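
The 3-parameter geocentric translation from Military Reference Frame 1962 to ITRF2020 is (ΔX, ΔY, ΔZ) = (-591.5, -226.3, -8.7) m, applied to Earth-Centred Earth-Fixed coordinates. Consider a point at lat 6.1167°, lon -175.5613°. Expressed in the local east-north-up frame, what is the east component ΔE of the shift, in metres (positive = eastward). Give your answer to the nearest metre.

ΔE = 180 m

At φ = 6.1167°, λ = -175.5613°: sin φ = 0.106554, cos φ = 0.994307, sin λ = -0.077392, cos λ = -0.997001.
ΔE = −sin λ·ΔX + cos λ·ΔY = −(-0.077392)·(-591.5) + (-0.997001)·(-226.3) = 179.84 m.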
------------------------------------------------
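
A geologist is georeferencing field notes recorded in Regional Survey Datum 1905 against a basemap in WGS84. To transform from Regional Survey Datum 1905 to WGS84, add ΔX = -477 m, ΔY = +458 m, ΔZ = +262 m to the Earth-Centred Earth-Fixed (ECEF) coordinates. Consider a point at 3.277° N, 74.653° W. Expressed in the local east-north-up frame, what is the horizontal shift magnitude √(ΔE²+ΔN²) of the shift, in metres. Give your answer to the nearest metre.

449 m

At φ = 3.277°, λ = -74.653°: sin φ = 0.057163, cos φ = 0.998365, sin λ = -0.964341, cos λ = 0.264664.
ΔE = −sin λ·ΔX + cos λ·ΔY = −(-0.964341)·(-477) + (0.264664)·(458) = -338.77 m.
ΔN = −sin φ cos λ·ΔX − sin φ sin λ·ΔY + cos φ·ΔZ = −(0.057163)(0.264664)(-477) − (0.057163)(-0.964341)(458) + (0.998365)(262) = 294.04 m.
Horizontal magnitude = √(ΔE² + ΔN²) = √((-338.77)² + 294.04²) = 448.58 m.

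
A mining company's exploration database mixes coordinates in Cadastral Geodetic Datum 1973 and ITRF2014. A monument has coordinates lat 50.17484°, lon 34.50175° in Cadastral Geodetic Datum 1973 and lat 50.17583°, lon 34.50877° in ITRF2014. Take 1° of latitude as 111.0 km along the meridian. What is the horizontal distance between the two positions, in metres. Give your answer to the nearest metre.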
------------------------------------------------
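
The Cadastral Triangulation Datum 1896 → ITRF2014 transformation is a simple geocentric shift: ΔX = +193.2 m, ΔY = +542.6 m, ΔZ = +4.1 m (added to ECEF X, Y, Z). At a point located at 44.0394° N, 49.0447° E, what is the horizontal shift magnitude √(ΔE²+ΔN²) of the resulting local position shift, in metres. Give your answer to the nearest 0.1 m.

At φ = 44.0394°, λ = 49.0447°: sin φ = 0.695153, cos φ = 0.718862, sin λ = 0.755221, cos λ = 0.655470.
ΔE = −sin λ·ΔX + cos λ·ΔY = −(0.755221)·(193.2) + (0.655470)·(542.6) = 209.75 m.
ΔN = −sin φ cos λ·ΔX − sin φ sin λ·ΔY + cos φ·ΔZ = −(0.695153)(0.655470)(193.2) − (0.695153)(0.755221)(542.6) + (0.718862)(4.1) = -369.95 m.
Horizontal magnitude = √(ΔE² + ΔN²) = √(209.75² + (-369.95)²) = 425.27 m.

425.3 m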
------------------------------------------------
One stretch of the lines above is wanted, from the line that contains "A geologist is" through the line that contains "A mining company's". Output it exactly.

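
A geologist is georeferencing field notes recorded in Regional Survey Datum 1905 against a basemap in WGS84. To transform from Regional Survey Datum 1905 to WGS84, add ΔX = -477 m, ΔY = +458 m, ΔZ = +262 m to the Earth-Centred Earth-Fixed (ECEF) coordinates. Consider a point at 3.277° N, 74.653° W. Expressed in the local east-north-up frame, what is the horizontal shift magnitude √(ΔE²+ΔN²) of the shift, in metres. Give your answer to the nearest metre.

449 m

At φ = 3.277°, λ = -74.653°: sin φ = 0.057163, cos φ = 0.998365, sin λ = -0.964341, cos λ = 0.264664.
ΔE = −sin λ·ΔX + cos λ·ΔY = −(-0.964341)·(-477) + (0.264664)·(458) = -338.77 m.
ΔN = −sin φ cos λ·ΔX − sin φ sin λ·ΔY + cos φ·ΔZ = −(0.057163)(0.264664)(-477) − (0.057163)(-0.964341)(458) + (0.998365)(262) = 294.04 m.
Horizontal magnitude = √(ΔE² + ΔN²) = √((-338.77)² + 294.04²) = 448.58 m.

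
A mining company's exploration database mixes coordinates in Cadastral Geodetic Datum 1973 and ITRF2014. A monument has coordinates lat 50.17484°, lon 34.50175° in Cadastral Geodetic Datum 1973 and lat 50.17583°, lon 34.50877° in ITRF2014. Take 1° of latitude as 111.0 km along the meridian. What is the horizontal distance between the two positions, in metres. Give your answer to the nearest metre.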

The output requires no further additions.